● **Requirement**:
The answer required is how many lines of the following entries contain the word "lying", with no other words.

-- Source data follows --

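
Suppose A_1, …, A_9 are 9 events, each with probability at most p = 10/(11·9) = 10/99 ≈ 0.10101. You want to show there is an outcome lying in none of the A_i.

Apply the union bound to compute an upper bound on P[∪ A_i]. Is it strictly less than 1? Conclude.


Union bound: P[∪_{i=1}^{9} A_i] ≤ Σ_i P[A_i] ≤ 9·p = 9·(10/99) = 10/11.
Numerically: 10/11 ≈ 0.90909.
Is 10/11 < 1? YES.
Since P[∪ A_i] ≤ 10/11 < 1, the complement has P[∩ A_i^c] ≥ 1 − 10/11 = 1/11 > 0, so some outcome avoids every A_i.

9·p = 10/11 ≈ 0.90909; existence CERTIFIED by the union bound.


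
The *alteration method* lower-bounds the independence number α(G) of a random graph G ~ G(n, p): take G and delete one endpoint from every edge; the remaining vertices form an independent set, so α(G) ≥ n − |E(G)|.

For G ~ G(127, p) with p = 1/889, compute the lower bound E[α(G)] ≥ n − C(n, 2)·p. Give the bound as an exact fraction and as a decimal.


E[|E(G)|] = C(127, 2)·p = 8001 · (1/889) = 9.
E[α(G)] ≥ n − E[|E(G)|] = 127 − 9 = 118.
Numerically: ≈ 118.0000.
(This is only a lower bound; the true E[α(G)] may be larger.)

E[α(G)] ≥ 118 ≈ 118.0000.


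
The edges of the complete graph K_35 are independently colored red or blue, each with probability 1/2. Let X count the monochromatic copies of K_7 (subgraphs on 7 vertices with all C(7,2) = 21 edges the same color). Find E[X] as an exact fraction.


Let X = Σ_S X_S over the C(35, 7) = 6724520 subsets S of size 7, where X_S = 1 if the K_7 on S is monochromatic.
For a fixed S, the K_7 on S has C(7, 2) = 21 edges. P[all 21 edges red] = (1/2)^21, and likewise for blue, so P[monochromatic] = 2·(1/2)^21 = 2^{1 − 21} = 1/1048576.
By linearity of expectation: E[X] = C(35, 7) · 2^{1 − 21} = 6724520 · 1/1048576 = 840565/131072.
Numerically: E[X] ≈ 6.41300.

E[X] = C(35,7)·2^(1−C(7,2)) = 840565/131072 ≈ 6.41300.


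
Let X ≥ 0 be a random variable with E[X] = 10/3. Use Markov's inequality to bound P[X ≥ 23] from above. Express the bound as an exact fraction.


μ = E[X] = 10/3, a = 23.
Markov: P[X ≥ 23] ≤ μ/a = (10/3)/23 = 10/69.
Numerically: ≈ 0.14493.
(Since a = 23 > μ = 3.33333, the bound 10/69 is < 1 and informative.)

P[X ≥ 23] ≤ 10/69 ≈ 0.14493.


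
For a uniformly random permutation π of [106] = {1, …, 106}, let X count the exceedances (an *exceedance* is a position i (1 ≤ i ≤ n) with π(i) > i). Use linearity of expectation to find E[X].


Write X = Σ_{i=1}^{106} X_i, where X_i = 1_{π(i) > i}.
For each fixed i, π(i) is uniform over {1, …, 106} (marginal of a uniform permutation), so P[π(i) > i] = (n − i)/n. Summing: Σ_{i=1}^{106} (n − i)/n = (0 + 1 + … + 105)/106 = 106(106 − 1)/(2·106) = (106 − 1)/2.
Hence E[X] = Σ_{i=1}^{106} (106 − i)/106 = 105/2 ≈ 52.5000.

E[X] = 105/2 = 52.5000.


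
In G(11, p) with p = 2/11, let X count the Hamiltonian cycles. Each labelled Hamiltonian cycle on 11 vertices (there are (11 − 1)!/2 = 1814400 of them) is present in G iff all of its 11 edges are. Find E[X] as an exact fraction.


K_11 has (11 − 1)!/2 = 1814400 labelled Hamiltonian cycles.
For each such Hamiltonian cycle H, let X_H = 1 if all 11 edges of H are present in G. Then P[X_H = 1] = p^{11} = (2/11)^{11} = 2048/285311670611.
Summing the indicators: E[X] = Σ_H E[X_H] = 1814400 · p^{11} = 1814400 · 2048/285311670611 = 3715891200/285311670611.
Numerically: E[X] ≈ 0.013024.

E[X] = 1814400 · (2/11)^{11} = 3715891200/285311670611 ≈ 0.013024.


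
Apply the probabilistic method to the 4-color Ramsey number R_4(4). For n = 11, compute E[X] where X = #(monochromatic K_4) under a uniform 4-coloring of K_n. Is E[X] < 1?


E[X] = C(11, 4) · 4^{1 − 6} = 330 · 4^{−5} = 330/1024.
As a reduced fraction: E[X] = 165/512 ≈ 0.32227.
Is E[X] < 1? YES.
Since E[X] < 1, there exists a 4-coloring of K_{11} with no monochromatic K_4; hence R_4(4) > 11.

E[X] = 165/512 ≈ 0.32227; E[X] < 1, so R_4(4) > 11.


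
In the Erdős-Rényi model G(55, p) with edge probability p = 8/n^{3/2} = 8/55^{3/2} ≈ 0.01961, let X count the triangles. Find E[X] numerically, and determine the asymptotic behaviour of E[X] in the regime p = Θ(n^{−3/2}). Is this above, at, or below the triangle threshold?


Number of potential triangles: C(55, 3) = 26235.
Each occurs with probability p³ ≈ (0.01961)³ ≈ 7.544628e-06.
By linearity: E[X] = C(55, 3)·p³ ≈ 26235 · 7.544628e-06 ≈ 0.1979.
Since α = 3/2 > 1, p = c/n^{3/2} = o(1/n) is below the triangle threshold p ~ 1/n. Asymptotically E[X] ~ (c³/6)·n^{3(1−α)} = (8³/6)·n^{-1.5} → 0, so by Markov's inequality G has no triangles w.h.p.

E[X] ≈ 0.1979; in regime p = Θ(1/n^{3/2}) E[X] tends to 0 (below the triangle threshold p ~ 1/n).


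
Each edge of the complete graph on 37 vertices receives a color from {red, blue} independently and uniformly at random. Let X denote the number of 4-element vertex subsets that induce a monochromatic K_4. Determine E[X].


Let X = Σ_S X_S over the C(37, 4) = 66045 subsets S of size 4, where X_S = 1 if the K_4 on S is monochromatic.
For a fixed S, the K_4 on S has C(4, 2) = 6 edges. P[all 6 edges red] = (1/2)^6, and likewise for blue, so P[monochromatic] = 2·(1/2)^6 = 2^{1 − 6} = 1/32.
By linearity: E[X] = C(37, 4) · 2^{1 − 6} = 66045 · 1/32 = 66045/32.
Numerically: E[X] ≈ 2063.906.

E[X] = C(37,4)·2^(1−C(4,2)) = 66045/32 ≈ 2063.906.


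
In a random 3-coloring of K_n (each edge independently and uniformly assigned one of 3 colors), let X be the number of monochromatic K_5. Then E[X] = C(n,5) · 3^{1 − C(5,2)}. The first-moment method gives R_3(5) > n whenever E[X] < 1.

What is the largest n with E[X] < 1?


We need C(n, 5) · 3^{1 − 10} < 1, i.e. C(n, 5) < 3^{10 − 1} = 19683.
Check values of n near the boundary:
  n = 18: C(18, 5) = 8568; 8568 < 19683? YES
  n = 19: C(19, 5) = 11628; 11628 < 19683? YES
  n = 20: C(20, 5) = 15504; 15504 < 19683? YES
  n = 21: C(21, 5) = 20349; 20349 < 19683? NO
  n = 22: C(22, 5) = 26334; 26334 < 19683? NO
The largest n with C(n, 5) < 19683 is n = 20 (where E[X] = 5168/6561 ≈ 0.788). Hence R_3(5) > 20, i.e. R_3(5) ≥ 21.

Largest n = 20; hence R_3(5) > 20.


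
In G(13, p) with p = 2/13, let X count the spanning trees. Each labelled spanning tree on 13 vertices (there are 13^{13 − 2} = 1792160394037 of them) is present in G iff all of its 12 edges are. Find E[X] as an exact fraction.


K_13 has 13^{13 − 2} = 1792160394037 labelled spanning trees.
For each such spanning tree H, let X_H = 1 if all 12 edges of H are present in G. Then P[X_H = 1] = p^{12} = (2/13)^{12} = 4096/23298085122481.
Summing the indicators: E[X] = Σ_H E[X_H] = 1792160394037 · p^{12} = 1792160394037 · 4096/23298085122481 = 4096/13.
Numerically: E[X] ≈ 315.077.

E[X] = 1792160394037 · (2/13)^{12} = 4096/13 ≈ 315.077.


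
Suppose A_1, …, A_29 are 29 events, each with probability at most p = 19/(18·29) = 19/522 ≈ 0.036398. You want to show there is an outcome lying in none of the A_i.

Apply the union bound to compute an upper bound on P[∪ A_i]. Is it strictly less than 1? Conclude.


Union bound: P[∪_{i=1}^{29} A_i] ≤ Σ_i P[A_i] ≤ 29·p = 29·(19/522) = 19/18.
Numerically: 19/18 ≈ 1.055556.
Is 19/18 < 1? NO.
Since the bound 19/18 is ≥ 1, the union bound is uninformative here; it does NOT by itself certify existence.

29·p = 19/18 ≈ 1.055556; existence NOT certified by the union bound.


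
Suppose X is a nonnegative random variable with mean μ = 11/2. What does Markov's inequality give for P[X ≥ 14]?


μ = E[X] = 11/2, a = 14.
Markov: P[X ≥ 14] ≤ μ/a = (11/2)/14 = 11/28.
Numerically: ≈ 0.3929.
(Since a = 14 > μ = 5.5000, the bound 11/28 is < 1 and informative.)

P[X ≥ 14] ≤ 11/28 ≈ 0.3929.


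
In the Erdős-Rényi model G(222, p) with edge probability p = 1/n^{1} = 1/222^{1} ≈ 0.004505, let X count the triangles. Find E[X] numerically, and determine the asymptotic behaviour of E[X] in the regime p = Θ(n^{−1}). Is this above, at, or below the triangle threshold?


Number of potential triangles: C(222, 3) = 1798940.
Each occurs with probability p³ ≈ (0.004505)³ ≈ 9.139892e-08.
By linearity: E[X] = C(222, 3)·p³ ≈ 1798940 · 9.139892e-08 ≈ 0.1644.
Here α = 1, so p = 1/n is exactly at the triangle threshold p ~ 1/n. Asymptotically E[X] → c³/6 = 1³/6 = 1/6 ≈ 0.1667, a bounded constant. In this regime the triangle count is asymptotically Poisson(c³/6).

E[X] ≈ 0.1644; in regime p = Θ(1/n^{1}) E[X] stays bounded (at the triangle threshold p ~ 1/n).


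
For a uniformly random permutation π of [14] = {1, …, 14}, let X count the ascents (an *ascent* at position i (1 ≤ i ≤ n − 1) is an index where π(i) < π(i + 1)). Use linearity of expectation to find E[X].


Write X = Σ X_I over i = 1, …, 13, with X_I the indicator of one ascent.
There are 13 indicators.
For each fixed i, the pair (π(i), π(i+1)) is a uniformly random ordered pair of distinct values from {1, …, 14}; by symmetry P[π(i) < π(i+1)] = 1/2.
By linearity: E[X] = 13 · (1/2) = (14 − 1) · (1/2) = 13/2 ≈ 6.5000.

E[X] = 13/2 = 6.5000.


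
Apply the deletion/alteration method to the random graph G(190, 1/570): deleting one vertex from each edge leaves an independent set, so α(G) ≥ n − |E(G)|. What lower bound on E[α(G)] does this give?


E[|E(G)|] = C(190, 2)·p = 17955 · (1/570) = 63/2.
E[α(G)] ≥ n − E[|E(G)|] = 190 − 63/2 = 317/2.
Numerically: ≈ 158.50000.
(This is only a lower bound; the true E[α(G)] may be larger.)

E[α(G)] ≥ 317/2 ≈ 158.50000.


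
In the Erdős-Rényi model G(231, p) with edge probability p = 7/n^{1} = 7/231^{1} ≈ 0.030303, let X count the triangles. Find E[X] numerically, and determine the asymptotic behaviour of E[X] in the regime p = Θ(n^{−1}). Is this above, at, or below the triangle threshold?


Number of potential triangles: C(231, 3) = 2027795.
Each occurs with probability p³ ≈ (0.030303)³ ≈ 2.78264741e-05.
By linearity: E[X] = C(231, 3)·p³ ≈ 2027795 · 2.78264741e-05 ≈ 56.426385.
Here α = 1, so p = 7/n is exactly at the triangle threshold p ~ 1/n. Asymptotically E[X] → c³/6 = 7³/6 = 343/6 ≈ 57.166667, a bounded constant. In this regime the triangle count is asymptotically Poisson(c³/6).

E[X] ≈ 56.426385; in regime p = Θ(1/n^{1}) E[X] stays bounded (at the triangle threshold p ~ 1/n).


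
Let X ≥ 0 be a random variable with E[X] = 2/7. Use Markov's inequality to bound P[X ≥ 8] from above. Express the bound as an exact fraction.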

-- Source data concluded --

● **Task solution**:
2